# SOURCE DATA

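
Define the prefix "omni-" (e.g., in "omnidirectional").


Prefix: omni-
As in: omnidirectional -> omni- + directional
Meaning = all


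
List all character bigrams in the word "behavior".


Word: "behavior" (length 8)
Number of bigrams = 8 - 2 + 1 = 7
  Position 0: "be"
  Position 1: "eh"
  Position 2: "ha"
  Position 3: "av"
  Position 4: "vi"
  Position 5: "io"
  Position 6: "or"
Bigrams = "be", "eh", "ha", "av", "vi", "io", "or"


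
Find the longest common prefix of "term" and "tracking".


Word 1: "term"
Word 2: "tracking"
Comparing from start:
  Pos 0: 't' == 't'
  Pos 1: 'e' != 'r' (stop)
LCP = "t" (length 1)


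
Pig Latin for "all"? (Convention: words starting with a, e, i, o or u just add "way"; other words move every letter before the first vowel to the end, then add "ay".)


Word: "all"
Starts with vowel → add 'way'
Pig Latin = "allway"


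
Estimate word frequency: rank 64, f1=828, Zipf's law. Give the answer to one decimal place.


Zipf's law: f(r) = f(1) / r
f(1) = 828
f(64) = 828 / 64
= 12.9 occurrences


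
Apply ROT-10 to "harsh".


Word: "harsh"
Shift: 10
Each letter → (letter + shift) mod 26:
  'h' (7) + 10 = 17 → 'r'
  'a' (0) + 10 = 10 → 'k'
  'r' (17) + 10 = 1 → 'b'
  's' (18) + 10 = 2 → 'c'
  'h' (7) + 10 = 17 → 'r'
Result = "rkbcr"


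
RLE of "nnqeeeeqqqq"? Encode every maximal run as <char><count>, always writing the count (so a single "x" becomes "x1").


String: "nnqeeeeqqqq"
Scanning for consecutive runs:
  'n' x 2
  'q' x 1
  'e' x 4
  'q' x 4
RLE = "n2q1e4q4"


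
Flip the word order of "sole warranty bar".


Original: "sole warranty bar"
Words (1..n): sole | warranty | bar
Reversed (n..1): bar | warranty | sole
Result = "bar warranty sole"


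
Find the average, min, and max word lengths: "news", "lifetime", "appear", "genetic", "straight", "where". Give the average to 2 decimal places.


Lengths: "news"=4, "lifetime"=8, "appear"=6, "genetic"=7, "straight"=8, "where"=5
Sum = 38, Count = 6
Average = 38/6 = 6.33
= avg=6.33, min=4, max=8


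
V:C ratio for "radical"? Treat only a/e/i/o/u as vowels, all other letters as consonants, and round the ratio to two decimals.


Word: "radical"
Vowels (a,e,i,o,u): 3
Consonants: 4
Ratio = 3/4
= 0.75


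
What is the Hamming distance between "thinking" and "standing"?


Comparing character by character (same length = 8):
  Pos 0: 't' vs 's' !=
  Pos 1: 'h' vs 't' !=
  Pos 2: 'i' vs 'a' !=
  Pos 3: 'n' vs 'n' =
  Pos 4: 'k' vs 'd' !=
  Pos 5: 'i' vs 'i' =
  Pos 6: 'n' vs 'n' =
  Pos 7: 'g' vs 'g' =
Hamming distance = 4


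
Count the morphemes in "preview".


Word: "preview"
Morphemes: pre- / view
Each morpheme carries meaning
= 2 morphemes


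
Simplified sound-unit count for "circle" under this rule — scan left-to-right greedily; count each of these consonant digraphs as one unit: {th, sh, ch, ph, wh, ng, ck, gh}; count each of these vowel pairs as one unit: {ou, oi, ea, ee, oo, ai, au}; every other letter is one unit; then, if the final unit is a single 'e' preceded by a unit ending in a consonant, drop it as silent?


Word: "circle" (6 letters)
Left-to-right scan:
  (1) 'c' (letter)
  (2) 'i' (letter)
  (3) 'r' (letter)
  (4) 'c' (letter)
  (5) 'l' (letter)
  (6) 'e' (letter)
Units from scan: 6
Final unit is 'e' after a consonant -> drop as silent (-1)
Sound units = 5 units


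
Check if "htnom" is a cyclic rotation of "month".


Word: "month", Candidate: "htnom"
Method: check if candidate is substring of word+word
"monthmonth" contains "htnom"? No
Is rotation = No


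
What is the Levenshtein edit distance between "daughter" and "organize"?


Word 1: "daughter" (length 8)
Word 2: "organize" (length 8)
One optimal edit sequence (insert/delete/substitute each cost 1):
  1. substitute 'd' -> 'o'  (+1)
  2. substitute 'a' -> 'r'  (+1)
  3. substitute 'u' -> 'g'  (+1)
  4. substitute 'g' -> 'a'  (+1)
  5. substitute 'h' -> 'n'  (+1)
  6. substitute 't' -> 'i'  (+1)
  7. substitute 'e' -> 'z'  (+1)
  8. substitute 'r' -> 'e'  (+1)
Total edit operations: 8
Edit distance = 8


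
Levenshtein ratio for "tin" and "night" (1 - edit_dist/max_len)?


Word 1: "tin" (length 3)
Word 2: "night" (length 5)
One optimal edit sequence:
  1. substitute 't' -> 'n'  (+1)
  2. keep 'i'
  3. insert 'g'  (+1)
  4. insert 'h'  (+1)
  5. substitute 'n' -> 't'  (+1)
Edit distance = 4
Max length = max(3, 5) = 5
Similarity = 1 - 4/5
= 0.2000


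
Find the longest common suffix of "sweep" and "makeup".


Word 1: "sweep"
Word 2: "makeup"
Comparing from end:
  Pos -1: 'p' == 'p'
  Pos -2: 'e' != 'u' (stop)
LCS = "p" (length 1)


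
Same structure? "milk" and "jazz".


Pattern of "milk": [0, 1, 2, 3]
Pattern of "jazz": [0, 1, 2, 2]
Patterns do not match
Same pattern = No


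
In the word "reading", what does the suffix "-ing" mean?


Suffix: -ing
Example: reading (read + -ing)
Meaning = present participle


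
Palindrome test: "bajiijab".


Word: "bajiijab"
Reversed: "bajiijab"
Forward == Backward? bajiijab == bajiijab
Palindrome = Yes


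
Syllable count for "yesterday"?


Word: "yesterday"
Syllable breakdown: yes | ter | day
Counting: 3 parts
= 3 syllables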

# EXERCISE OBJECTIVE
Repeat the whole listing exactly, keeping every line intact.

# WRITTEN SOLUTION
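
Define the prefix "omni-" (e.g., in "omnidirectional").


Prefix: omni-
As in: omnidirectional -> omni- + directional
Meaning = all


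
List all character bigrams in the word "behavior".


Word: "behavior" (length 8)
Number of bigrams = 8 - 2 + 1 = 7
  Position 0: "be"
  Position 1: "eh"
  Position 2: "ha"
  Position 3: "av"
  Position 4: "vi"
  Position 5: "io"
  Position 6: "or"
Bigrams = "be", "eh", "ha", "av", "vi", "io", "or"


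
Find the longest common prefix of "term" and "tracking".


Word 1: "term"
Word 2: "tracking"
Comparing from start:
  Pos 0: 't' == 't'
  Pos 1: 'e' != 'r' (stop)
LCP = "t" (length 1)


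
Pig Latin for "all"? (Convention: words starting with a, e, i, o or u just add "way"; other words move every letter before the first vowel to the end, then add "ay".)


Word: "all"
Starts with vowel → add 'way'
Pig Latin = "allway"


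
Estimate word frequency: rank 64, f1=828, Zipf's law. Give the answer to one decimal place.


Zipf's law: f(r) = f(1) / r
f(1) = 828
f(64) = 828 / 64
= 12.9 occurrences


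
Apply ROT-10 to "harsh".


Word: "harsh"
Shift: 10
Each letter → (letter + shift) mod 26:
  'h' (7) + 10 = 17 → 'r'
  'a' (0) + 10 = 10 → 'k'
  'r' (17) + 10 = 1 → 'b'
  's' (18) + 10 = 2 → 'c'
  'h' (7) + 10 = 17 → 'r'
Result = "rkbcr"


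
RLE of "nnqeeeeqqqq"? Encode every maximal run as <char><count>, always writing the count (so a single "x" becomes "x1").


String: "nnqeeeeqqqq"
Scanning for consecutive runs:
  'n' x 2
  'q' x 1
  'e' x 4
  'q' x 4
RLE = "n2q1e4q4"


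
Flip the word order of "sole warranty bar".


Original: "sole warranty bar"
Words (1..n): sole | warranty | bar
Reversed (n..1): bar | warranty | sole
Result = "bar warranty sole"


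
Find the average, min, and max word lengths: "news", "lifetime", "appear", "genetic", "straight", "where". Give the average to 2 decimal places.


Lengths: "news"=4, "lifetime"=8, "appear"=6, "genetic"=7, "straight"=8, "where"=5
Sum = 38, Count = 6
Average = 38/6 = 6.33
= avg=6.33, min=4, max=8


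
V:C ratio for "radical"? Treat only a/e/i/o/u as vowels, all other letters as consonants, and round the ratio to two decimals.


Word: "radical"
Vowels (a,e,i,o,u): 3
Consonants: 4
Ratio = 3/4
= 0.75


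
What is the Hamming distance between "thinking" and "standing"?


Comparing character by character (same length = 8):
  Pos 0: 't' vs 's' !=
  Pos 1: 'h' vs 't' !=
  Pos 2: 'i' vs 'a' !=
  Pos 3: 'n' vs 'n' =
  Pos 4: 'k' vs 'd' !=
  Pos 5: 'i' vs 'i' =
  Pos 6: 'n' vs 'n' =
  Pos 7: 'g' vs 'g' =
Hamming distance = 4


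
Count the morphemes in "preview".


Word: "preview"
Morphemes: pre- / view
Each morpheme carries meaning
= 2 morphemes


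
Simplified sound-unit count for "circle" under this rule — scan left-to-right greedily; count each of these consonant digraphs as one unit: {th, sh, ch, ph, wh, ng, ck, gh}; count each of these vowel pairs as one unit: {ou, oi, ea, ee, oo, ai, au}; every other letter is one unit; then, if the final unit is a single 'e' preceded by a unit ending in a consonant, drop it as silent?


Word: "circle" (6 letters)
Left-to-right scan:
  (1) 'c' (letter)
  (2) 'i' (letter)
  (3) 'r' (letter)
  (4) 'c' (letter)
  (5) 'l' (letter)
  (6) 'e' (letter)
Units from scan: 6
Final unit is 'e' after a consonant -> drop as silent (-1)
Sound units = 5 units


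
Check if "htnom" is a cyclic rotation of "month".


Word: "month", Candidate: "htnom"
Method: check if candidate is substring of word+word
"monthmonth" contains "htnom"? No
Is rotation = No


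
What is the Levenshtein edit distance between "daughter" and "organize"?


Word 1: "daughter" (length 8)
Word 2: "organize" (length 8)
One optimal edit sequence (insert/delete/substitute each cost 1):
  1. substitute 'd' -> 'o'  (+1)
  2. substitute 'a' -> 'r'  (+1)
  3. substitute 'u' -> 'g'  (+1)
  4. substitute 'g' -> 'a'  (+1)
  5. substitute 'h' -> 'n'  (+1)
  6. substitute 't' -> 'i'  (+1)
  7. substitute 'e' -> 'z'  (+1)
  8. substitute 'r' -> 'e'  (+1)
Total edit operations: 8
Edit distance = 8


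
Levenshtein ratio for "tin" and "night" (1 - edit_dist/max_len)?


Word 1: "tin" (length 3)
Word 2: "night" (length 5)
One optimal edit sequence:
  1. substitute 't' -> 'n'  (+1)
  2. keep 'i'
  3. insert 'g'  (+1)
  4. insert 'h'  (+1)
  5. substitute 'n' -> 't'  (+1)
Edit distance = 4
Max length = max(3, 5) = 5
Similarity = 1 - 4/5
= 0.2000


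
Find the longest common suffix of "sweep" and "makeup".


Word 1: "sweep"
Word 2: "makeup"
Comparing from end:
  Pos -1: 'p' == 'p'
  Pos -2: 'e' != 'u' (stop)
LCS = "p" (length 1)


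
Same structure? "milk" and "jazz".


Pattern of "milk": [0, 1, 2, 3]
Pattern of "jazz": [0, 1, 2, 2]
Patterns do not match
Same pattern = No


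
In the word "reading", what does the suffix "-ing" mean?


Suffix: -ing
Example: reading (read + -ing)
Meaning = present participle


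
Palindrome test: "bajiijab".


Word: "bajiijab"
Reversed: "bajiijab"
Forward == Backward? bajiijab == bajiijab
Palindrome = Yes


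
Syllable count for "yesterday"?


Word: "yesterday"
Syllable breakdown: yes | ter | day
Counting: 3 parts
= 3 syllables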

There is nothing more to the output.